▶ [ASSIGNMENT]: Report every line of the listing below in which the string "encounters" appears.

▶ [RECORD EXCERPTS]:
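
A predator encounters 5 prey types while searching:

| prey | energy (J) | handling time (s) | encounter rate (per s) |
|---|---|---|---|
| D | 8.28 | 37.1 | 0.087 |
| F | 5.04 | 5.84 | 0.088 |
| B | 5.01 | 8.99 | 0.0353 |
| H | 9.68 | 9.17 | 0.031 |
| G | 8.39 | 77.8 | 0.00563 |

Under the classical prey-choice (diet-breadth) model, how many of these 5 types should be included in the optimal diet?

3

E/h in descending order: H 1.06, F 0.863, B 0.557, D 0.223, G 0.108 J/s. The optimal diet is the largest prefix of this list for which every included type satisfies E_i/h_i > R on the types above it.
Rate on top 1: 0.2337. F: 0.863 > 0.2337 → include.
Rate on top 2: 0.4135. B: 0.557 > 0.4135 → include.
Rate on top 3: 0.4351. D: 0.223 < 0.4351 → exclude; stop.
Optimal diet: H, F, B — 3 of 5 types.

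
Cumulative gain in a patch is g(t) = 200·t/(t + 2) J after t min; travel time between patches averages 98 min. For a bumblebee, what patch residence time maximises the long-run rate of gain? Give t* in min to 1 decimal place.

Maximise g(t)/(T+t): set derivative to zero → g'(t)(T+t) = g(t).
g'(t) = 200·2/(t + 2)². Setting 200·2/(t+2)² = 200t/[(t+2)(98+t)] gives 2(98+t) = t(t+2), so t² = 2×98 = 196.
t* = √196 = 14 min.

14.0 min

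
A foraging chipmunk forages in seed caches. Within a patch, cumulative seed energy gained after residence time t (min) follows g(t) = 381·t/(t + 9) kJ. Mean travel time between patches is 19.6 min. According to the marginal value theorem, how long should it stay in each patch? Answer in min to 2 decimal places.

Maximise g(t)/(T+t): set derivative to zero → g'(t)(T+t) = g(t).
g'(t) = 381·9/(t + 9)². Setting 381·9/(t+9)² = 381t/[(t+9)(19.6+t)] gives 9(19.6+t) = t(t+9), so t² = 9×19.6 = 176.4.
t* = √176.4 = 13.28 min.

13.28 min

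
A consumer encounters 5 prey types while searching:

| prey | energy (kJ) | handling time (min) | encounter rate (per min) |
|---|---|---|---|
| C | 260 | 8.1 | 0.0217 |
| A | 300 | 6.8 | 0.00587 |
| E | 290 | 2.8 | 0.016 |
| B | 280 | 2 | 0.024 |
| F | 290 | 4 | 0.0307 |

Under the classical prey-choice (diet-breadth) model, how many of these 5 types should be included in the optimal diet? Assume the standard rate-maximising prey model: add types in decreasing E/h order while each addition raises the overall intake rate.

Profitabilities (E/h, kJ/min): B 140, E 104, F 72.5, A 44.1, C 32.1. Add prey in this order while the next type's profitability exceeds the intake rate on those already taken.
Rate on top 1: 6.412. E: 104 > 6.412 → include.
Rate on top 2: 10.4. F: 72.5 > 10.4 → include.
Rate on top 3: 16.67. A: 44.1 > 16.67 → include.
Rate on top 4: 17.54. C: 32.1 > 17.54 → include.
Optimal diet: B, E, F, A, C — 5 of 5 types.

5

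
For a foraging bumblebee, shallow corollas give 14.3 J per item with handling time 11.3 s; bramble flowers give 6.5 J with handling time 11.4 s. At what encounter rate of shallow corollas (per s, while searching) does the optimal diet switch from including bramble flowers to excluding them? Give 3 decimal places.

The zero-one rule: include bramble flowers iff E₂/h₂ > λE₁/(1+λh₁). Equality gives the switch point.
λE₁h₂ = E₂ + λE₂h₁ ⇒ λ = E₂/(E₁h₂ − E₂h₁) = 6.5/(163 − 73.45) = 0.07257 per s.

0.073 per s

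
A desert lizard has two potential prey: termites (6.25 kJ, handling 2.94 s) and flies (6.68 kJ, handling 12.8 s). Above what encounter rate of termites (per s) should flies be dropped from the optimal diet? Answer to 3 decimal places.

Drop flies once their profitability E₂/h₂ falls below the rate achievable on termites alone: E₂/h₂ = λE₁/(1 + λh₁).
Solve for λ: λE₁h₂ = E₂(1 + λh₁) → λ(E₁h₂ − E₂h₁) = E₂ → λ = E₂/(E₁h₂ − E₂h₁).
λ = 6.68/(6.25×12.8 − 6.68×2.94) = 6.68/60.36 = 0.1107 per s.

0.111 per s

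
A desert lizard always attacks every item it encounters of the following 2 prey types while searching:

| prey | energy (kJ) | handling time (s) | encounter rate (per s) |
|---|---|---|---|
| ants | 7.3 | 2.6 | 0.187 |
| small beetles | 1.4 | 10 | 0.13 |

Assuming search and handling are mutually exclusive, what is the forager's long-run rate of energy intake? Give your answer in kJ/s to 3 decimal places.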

▶ [SOLUTION]:
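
A predator encounters 5 prey types while searching:
A consumer encounters 5 prey types while searching:
A desert lizard always attacks every item it encounters of the following 2 prey types while searching: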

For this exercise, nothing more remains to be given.